(Collected data)
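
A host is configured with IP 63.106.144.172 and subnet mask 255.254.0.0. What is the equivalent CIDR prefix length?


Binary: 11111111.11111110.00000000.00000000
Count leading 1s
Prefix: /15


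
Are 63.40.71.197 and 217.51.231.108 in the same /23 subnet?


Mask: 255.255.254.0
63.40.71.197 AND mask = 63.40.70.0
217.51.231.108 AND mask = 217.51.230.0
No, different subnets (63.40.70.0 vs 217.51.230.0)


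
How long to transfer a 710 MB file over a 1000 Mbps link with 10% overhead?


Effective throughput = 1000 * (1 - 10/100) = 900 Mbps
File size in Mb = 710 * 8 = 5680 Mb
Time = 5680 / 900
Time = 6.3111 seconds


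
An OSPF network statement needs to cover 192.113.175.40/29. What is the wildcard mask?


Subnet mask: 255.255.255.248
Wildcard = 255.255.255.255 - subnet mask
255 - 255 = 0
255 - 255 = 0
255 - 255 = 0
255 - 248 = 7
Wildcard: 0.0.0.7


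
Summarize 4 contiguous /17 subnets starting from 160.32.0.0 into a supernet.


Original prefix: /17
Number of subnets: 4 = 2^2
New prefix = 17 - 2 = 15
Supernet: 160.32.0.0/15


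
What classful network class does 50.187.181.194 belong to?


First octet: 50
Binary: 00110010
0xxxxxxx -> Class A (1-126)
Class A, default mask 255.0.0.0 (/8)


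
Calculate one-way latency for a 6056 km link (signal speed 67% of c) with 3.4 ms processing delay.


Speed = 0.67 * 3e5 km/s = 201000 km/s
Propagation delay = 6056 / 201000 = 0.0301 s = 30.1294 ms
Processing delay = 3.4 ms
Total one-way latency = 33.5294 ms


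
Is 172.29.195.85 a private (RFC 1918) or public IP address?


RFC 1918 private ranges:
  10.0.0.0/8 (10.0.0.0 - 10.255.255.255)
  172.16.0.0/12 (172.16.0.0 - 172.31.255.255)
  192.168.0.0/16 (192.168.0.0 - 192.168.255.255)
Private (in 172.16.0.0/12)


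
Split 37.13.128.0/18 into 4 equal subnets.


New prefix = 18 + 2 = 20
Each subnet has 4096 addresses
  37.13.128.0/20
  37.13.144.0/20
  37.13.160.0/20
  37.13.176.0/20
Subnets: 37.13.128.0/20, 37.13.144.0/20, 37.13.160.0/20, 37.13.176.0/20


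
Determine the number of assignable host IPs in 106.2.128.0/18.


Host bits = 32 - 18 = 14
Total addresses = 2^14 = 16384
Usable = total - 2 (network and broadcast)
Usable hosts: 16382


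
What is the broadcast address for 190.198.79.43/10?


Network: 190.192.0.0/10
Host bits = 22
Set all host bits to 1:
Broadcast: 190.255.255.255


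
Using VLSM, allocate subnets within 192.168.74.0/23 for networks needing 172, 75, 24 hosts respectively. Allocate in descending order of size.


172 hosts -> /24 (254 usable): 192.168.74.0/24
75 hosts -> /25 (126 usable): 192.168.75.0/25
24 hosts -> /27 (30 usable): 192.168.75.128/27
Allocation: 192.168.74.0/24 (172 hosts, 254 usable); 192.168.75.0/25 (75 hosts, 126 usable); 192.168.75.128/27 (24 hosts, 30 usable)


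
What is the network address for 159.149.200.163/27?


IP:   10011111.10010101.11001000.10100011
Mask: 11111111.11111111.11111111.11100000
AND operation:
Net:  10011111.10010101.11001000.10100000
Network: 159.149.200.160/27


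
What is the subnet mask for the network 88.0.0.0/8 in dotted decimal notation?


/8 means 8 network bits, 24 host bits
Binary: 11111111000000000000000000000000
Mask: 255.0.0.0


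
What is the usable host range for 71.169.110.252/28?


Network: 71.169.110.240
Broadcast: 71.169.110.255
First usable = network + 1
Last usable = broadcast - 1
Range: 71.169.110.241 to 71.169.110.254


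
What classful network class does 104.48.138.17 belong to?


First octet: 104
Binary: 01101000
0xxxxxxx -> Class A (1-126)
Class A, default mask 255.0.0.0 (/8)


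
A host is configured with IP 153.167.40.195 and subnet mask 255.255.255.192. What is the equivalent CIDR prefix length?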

**Task item:** Write the data out once more. Keep every word the same.

**Reply to the task:**
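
A host is configured with IP 63.106.144.172 and subnet mask 255.254.0.0. What is the equivalent CIDR prefix length?


Binary: 11111111.11111110.00000000.00000000
Count leading 1s
Prefix: /15


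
Are 63.40.71.197 and 217.51.231.108 in the same /23 subnet?


Mask: 255.255.254.0
63.40.71.197 AND mask = 63.40.70.0
217.51.231.108 AND mask = 217.51.230.0
No, different subnets (63.40.70.0 vs 217.51.230.0)


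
How long to transfer a 710 MB file over a 1000 Mbps link with 10% overhead?


Effective throughput = 1000 * (1 - 10/100) = 900 Mbps
File size in Mb = 710 * 8 = 5680 Mb
Time = 5680 / 900
Time = 6.3111 seconds


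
An OSPF network statement needs to cover 192.113.175.40/29. What is the wildcard mask?


Subnet mask: 255.255.255.248
Wildcard = 255.255.255.255 - subnet mask
255 - 255 = 0
255 - 255 = 0
255 - 255 = 0
255 - 248 = 7
Wildcard: 0.0.0.7


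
Summarize 4 contiguous /17 subnets starting from 160.32.0.0 into a supernet.


Original prefix: /17
Number of subnets: 4 = 2^2
New prefix = 17 - 2 = 15
Supernet: 160.32.0.0/15


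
What classful network class does 50.187.181.194 belong to?


First octet: 50
Binary: 00110010
0xxxxxxx -> Class A (1-126)
Class A, default mask 255.0.0.0 (/8)


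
Calculate one-way latency for a 6056 km link (signal speed 67% of c) with 3.4 ms processing delay.


Speed = 0.67 * 3e5 km/s = 201000 km/s
Propagation delay = 6056 / 201000 = 0.0301 s = 30.1294 ms
Processing delay = 3.4 ms
Total one-way latency = 33.5294 ms


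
Is 172.29.195.85 a private (RFC 1918) or public IP address?


RFC 1918 private ranges:
  10.0.0.0/8 (10.0.0.0 - 10.255.255.255)
  172.16.0.0/12 (172.16.0.0 - 172.31.255.255)
  192.168.0.0/16 (192.168.0.0 - 192.168.255.255)
Private (in 172.16.0.0/12)


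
Split 37.13.128.0/18 into 4 equal subnets.


New prefix = 18 + 2 = 20
Each subnet has 4096 addresses
  37.13.128.0/20
  37.13.144.0/20
  37.13.160.0/20
  37.13.176.0/20
Subnets: 37.13.128.0/20, 37.13.144.0/20, 37.13.160.0/20, 37.13.176.0/20


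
Determine the number of assignable host IPs in 106.2.128.0/18.


Host bits = 32 - 18 = 14
Total addresses = 2^14 = 16384
Usable = total - 2 (network and broadcast)
Usable hosts: 16382


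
What is the broadcast address for 190.198.79.43/10?


Network: 190.192.0.0/10
Host bits = 22
Set all host bits to 1:
Broadcast: 190.255.255.255


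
Using VLSM, allocate subnets within 192.168.74.0/23 for networks needing 172, 75, 24 hosts respectively. Allocate in descending order of size.


172 hosts -> /24 (254 usable): 192.168.74.0/24
75 hosts -> /25 (126 usable): 192.168.75.0/25
24 hosts -> /27 (30 usable): 192.168.75.128/27
Allocation: 192.168.74.0/24 (172 hosts, 254 usable); 192.168.75.0/25 (75 hosts, 126 usable); 192.168.75.128/27 (24 hosts, 30 usable)


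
What is the network address for 159.149.200.163/27?


IP:   10011111.10010101.11001000.10100011
Mask: 11111111.11111111.11111111.11100000
AND operation:
Net:  10011111.10010101.11001000.10100000
Network: 159.149.200.160/27


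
What is the subnet mask for the network 88.0.0.0/8 in dotted decimal notation?


/8 means 8 network bits, 24 host bits
Binary: 11111111000000000000000000000000
Mask: 255.0.0.0


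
What is the usable host range for 71.169.110.252/28?


Network: 71.169.110.240
Broadcast: 71.169.110.255
First usable = network + 1
Last usable = broadcast - 1
Range: 71.169.110.241 to 71.169.110.254


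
What classful network class does 104.48.138.17 belong to?


First octet: 104
Binary: 01101000
0xxxxxxx -> Class A (1-126)
Class A, default mask 255.0.0.0 (/8)


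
A host is configured with IP 153.167.40.195 and subnet mask 255.255.255.192. What is the equivalent CIDR prefix length?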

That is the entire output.